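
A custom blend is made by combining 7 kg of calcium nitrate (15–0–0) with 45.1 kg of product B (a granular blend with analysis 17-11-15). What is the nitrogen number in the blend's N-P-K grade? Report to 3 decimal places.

16.731% N

Total mass = 7 + 45.1 = 52.1 kg.
N mass = 15%×7 + 17%×45.1 = 8.717 kg.
% N = 8.717 / 52.1 = 16.7313%.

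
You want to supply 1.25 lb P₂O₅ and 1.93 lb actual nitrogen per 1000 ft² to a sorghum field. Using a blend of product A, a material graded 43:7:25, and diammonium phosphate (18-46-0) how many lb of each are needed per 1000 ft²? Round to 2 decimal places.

3.58 lb product A, 2.17 lb diammonium phosphate

Per-1000 ft² balance (a = product A, b = diammonium phosphate):
P₂O₅: 0.07·a + 0.46·b = 1.25
N: 0.43·a + 0.18·b = 1.93
Solving simultaneously: a = 3.57883, b = 2.17279.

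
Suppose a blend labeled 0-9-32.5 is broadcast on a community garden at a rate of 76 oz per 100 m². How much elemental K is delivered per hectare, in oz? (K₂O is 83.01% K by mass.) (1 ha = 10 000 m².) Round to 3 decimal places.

2050.347 oz K per hectare

K₂O per 100 m² = 76 × 32.5% = 24.7 oz.
Elemental K = 24.7 × 0.8301 = 20.5035 oz per 100 m².
Convert to per hectare: 20.5035 × 100 = 2050.347 oz.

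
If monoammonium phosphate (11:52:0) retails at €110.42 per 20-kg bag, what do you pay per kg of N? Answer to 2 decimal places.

€50.19 per kg N

N in bag = 20 × 11% = 2.2 kg.
Cost per kg N = €110.42 / 2.2 = €50.1909.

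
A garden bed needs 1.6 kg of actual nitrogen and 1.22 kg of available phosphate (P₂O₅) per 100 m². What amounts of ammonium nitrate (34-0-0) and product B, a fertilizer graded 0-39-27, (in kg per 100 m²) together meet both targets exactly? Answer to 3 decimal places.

4.706 kg ammonium nitrate, 3.128 kg product B

Per-100 m² balance (a = ammonium nitrate, b = product B):
N: 0.34·a + 0·b = 1.6
P₂O₅: 0·a + 0.39·b = 1.22
Solving simultaneously: a = 4.70588, b = 3.12821.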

----------------

| Required work |
Each line from the one with "Suppose a blend" through the last line of the records above must be retyped exactly, and no other line may be given.

| Written answer |
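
Suppose a blend labeled 0-9-32.5 is broadcast on a community garden at a rate of 76 oz per 100 m². How much elemental K is delivered per hectare, in oz? (K₂O is 83.01% K by mass.) (1 ha = 10 000 m².) Round to 3 decimal places.

2050.347 oz K per hectare

K₂O per 100 m² = 76 × 32.5% = 24.7 oz.
Elemental K = 24.7 × 0.8301 = 20.5035 oz per 100 m².
Convert to per hectare: 20.5035 × 100 = 2050.347 oz.

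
If monoammonium phosphate (11:52:0) retails at €110.42 per 20-kg bag, what do you pay per kg of N? Answer to 2 decimal places.

€50.19 per kg N

N in bag = 20 × 11% = 2.2 kg.
Cost per kg N = €110.42 / 2.2 = €50.1909.

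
A garden bed needs 1.6 kg of actual nitrogen and 1.22 kg of available phosphate (P₂O₅) per 100 m². What amounts of ammonium nitrate (34-0-0) and product B, a fertilizer graded 0-39-27, (in kg per 100 m²) together meet both targets exactly? Answer to 3 decimal places.

4.706 kg ammonium nitrate, 3.128 kg product B

Per-100 m² balance (a = ammonium nitrate, b = product B):
N: 0.34·a + 0·b = 1.6
P₂O₅: 0·a + 0.39·b = 1.22
Solving simultaneously: a = 4.70588, b = 3.12821.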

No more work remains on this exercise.